Exercise goal: Down to the last line, set the entries down again exactly.
==== Supplied records ====
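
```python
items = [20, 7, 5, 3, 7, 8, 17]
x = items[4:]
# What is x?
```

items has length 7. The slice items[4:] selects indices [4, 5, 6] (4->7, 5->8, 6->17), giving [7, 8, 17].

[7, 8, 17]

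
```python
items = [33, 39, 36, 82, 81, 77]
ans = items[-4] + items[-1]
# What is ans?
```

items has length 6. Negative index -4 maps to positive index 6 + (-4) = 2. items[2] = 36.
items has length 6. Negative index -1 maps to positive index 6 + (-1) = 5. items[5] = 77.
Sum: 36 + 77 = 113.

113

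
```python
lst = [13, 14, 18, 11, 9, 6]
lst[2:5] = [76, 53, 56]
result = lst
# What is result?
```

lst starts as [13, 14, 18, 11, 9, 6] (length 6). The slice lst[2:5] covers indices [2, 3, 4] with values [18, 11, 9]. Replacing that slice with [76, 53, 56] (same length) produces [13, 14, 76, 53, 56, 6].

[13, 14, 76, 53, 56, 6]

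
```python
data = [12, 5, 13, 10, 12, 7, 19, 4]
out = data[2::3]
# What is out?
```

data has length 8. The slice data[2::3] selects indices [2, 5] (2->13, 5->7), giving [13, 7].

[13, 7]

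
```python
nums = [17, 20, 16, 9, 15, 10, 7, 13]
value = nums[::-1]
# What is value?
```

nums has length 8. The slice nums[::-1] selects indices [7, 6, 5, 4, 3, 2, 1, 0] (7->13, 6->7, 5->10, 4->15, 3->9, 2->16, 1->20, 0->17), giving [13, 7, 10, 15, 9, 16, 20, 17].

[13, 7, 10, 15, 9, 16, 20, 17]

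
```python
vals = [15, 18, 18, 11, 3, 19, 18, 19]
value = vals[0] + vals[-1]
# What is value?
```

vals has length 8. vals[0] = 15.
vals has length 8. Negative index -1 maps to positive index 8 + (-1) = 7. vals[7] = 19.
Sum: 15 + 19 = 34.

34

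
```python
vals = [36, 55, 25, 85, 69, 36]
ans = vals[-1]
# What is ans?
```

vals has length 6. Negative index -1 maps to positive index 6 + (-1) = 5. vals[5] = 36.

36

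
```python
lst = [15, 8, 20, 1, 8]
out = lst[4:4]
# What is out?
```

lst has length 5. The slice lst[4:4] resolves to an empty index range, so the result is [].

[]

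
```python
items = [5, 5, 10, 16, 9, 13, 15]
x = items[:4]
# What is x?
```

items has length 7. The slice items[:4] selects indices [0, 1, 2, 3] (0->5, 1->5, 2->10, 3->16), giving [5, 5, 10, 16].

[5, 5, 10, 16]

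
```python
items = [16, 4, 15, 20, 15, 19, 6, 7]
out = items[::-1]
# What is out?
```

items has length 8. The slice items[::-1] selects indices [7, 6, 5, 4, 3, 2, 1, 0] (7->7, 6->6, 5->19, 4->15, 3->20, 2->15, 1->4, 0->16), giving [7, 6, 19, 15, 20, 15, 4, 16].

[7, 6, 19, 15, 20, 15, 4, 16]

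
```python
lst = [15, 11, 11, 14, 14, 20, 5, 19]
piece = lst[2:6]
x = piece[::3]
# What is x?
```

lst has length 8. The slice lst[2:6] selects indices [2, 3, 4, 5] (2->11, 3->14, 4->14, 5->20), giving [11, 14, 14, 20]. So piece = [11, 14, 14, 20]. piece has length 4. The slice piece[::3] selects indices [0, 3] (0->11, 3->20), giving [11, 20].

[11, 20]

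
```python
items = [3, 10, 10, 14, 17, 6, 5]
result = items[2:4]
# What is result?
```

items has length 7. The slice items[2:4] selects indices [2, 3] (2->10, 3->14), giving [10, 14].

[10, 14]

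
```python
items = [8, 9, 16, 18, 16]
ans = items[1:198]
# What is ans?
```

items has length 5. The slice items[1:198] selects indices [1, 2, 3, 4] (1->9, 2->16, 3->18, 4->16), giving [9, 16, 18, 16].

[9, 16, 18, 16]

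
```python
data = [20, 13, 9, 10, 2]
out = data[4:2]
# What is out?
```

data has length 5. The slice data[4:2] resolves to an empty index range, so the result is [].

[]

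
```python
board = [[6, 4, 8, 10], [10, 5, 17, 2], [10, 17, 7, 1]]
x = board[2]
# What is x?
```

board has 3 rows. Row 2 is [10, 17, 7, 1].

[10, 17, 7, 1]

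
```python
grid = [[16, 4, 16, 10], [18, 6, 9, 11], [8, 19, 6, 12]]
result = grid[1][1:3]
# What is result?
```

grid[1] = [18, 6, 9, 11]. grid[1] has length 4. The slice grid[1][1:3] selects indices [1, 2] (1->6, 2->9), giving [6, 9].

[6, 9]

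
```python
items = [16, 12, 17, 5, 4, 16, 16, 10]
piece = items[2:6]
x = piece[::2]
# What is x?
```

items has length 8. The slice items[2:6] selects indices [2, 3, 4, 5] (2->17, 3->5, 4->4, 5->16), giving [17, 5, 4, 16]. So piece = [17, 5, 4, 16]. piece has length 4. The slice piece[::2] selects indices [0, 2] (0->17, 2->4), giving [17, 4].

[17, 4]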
====
Response area:
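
```python
items = [20, 7, 5, 3, 7, 8, 17]
x = items[4:]
# What is x?
```

items has length 7. The slice items[4:] selects indices [4, 5, 6] (4->7, 5->8, 6->17), giving [7, 8, 17].

[7, 8, 17]

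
```python
items = [33, 39, 36, 82, 81, 77]
ans = items[-4] + items[-1]
# What is ans?
```

items has length 6. Negative index -4 maps to positive index 6 + (-4) = 2. items[2] = 36.
items has length 6. Negative index -1 maps to positive index 6 + (-1) = 5. items[5] = 77.
Sum: 36 + 77 = 113.

113

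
```python
lst = [13, 14, 18, 11, 9, 6]
lst[2:5] = [76, 53, 56]
result = lst
# What is result?
```

lst starts as [13, 14, 18, 11, 9, 6] (length 6). The slice lst[2:5] covers indices [2, 3, 4] with values [18, 11, 9]. Replacing that slice with [76, 53, 56] (same length) produces [13, 14, 76, 53, 56, 6].

[13, 14, 76, 53, 56, 6]

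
```python
data = [12, 5, 13, 10, 12, 7, 19, 4]
out = data[2::3]
# What is out?
```

data has length 8. The slice data[2::3] selects indices [2, 5] (2->13, 5->7), giving [13, 7].

[13, 7]

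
```python
nums = [17, 20, 16, 9, 15, 10, 7, 13]
value = nums[::-1]
# What is value?
```

nums has length 8. The slice nums[::-1] selects indices [7, 6, 5, 4, 3, 2, 1, 0] (7->13, 6->7, 5->10, 4->15, 3->9, 2->16, 1->20, 0->17), giving [13, 7, 10, 15, 9, 16, 20, 17].

[13, 7, 10, 15, 9, 16, 20, 17]

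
```python
vals = [15, 18, 18, 11, 3, 19, 18, 19]
value = vals[0] + vals[-1]
# What is value?
```

vals has length 8. vals[0] = 15.
vals has length 8. Negative index -1 maps to positive index 8 + (-1) = 7. vals[7] = 19.
Sum: 15 + 19 = 34.

34

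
```python
vals = [36, 55, 25, 85, 69, 36]
ans = vals[-1]
# What is ans?
```

vals has length 6. Negative index -1 maps to positive index 6 + (-1) = 5. vals[5] = 36.

36

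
```python
lst = [15, 8, 20, 1, 8]
out = lst[4:4]
# What is out?
```

lst has length 5. The slice lst[4:4] resolves to an empty index range, so the result is [].

[]

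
```python
items = [5, 5, 10, 16, 9, 13, 15]
x = items[:4]
# What is x?
```

items has length 7. The slice items[:4] selects indices [0, 1, 2, 3] (0->5, 1->5, 2->10, 3->16), giving [5, 5, 10, 16].

[5, 5, 10, 16]

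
```python
items = [16, 4, 15, 20, 15, 19, 6, 7]
out = items[::-1]
# What is out?
```

items has length 8. The slice items[::-1] selects indices [7, 6, 5, 4, 3, 2, 1, 0] (7->7, 6->6, 5->19, 4->15, 3->20, 2->15, 1->4, 0->16), giving [7, 6, 19, 15, 20, 15, 4, 16].

[7, 6, 19, 15, 20, 15, 4, 16]

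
```python
lst = [15, 11, 11, 14, 14, 20, 5, 19]
piece = lst[2:6]
x = piece[::3]
# What is x?
```

lst has length 8. The slice lst[2:6] selects indices [2, 3, 4, 5] (2->11, 3->14, 4->14, 5->20), giving [11, 14, 14, 20]. So piece = [11, 14, 14, 20]. piece has length 4. The slice piece[::3] selects indices [0, 3] (0->11, 3->20), giving [11, 20].

[11, 20]

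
```python
items = [3, 10, 10, 14, 17, 6, 5]
result = items[2:4]
# What is result?
```

items has length 7. The slice items[2:4] selects indices [2, 3] (2->10, 3->14), giving [10, 14].

[10, 14]

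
```python
items = [8, 9, 16, 18, 16]
ans = items[1:198]
# What is ans?
```

items has length 5. The slice items[1:198] selects indices [1, 2, 3, 4] (1->9, 2->16, 3->18, 4->16), giving [9, 16, 18, 16].

[9, 16, 18, 16]

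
```python
data = [20, 13, 9, 10, 2]
out = data[4:2]
# What is out?
```

data has length 5. The slice data[4:2] resolves to an empty index range, so the result is [].

[]

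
```python
board = [[6, 4, 8, 10], [10, 5, 17, 2], [10, 17, 7, 1]]
x = board[2]
# What is x?
```

board has 3 rows. Row 2 is [10, 17, 7, 1].

[10, 17, 7, 1]

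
```python
grid = [[16, 4, 16, 10], [18, 6, 9, 11], [8, 19, 6, 12]]
result = grid[1][1:3]
# What is result?
```

grid[1] = [18, 6, 9, 11]. grid[1] has length 4. The slice grid[1][1:3] selects indices [1, 2] (1->6, 2->9), giving [6, 9].

[6, 9]

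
```python
items = [16, 12, 17, 5, 4, 16, 16, 10]
piece = items[2:6]
x = piece[::2]
# What is x?
```

items has length 8. The slice items[2:6] selects indices [2, 3, 4, 5] (2->17, 3->5, 4->4, 5->16), giving [17, 5, 4, 16]. So piece = [17, 5, 4, 16]. piece has length 4. The slice piece[::2] selects indices [0, 2] (0->17, 2->4), giving [17, 4].

[17, 4]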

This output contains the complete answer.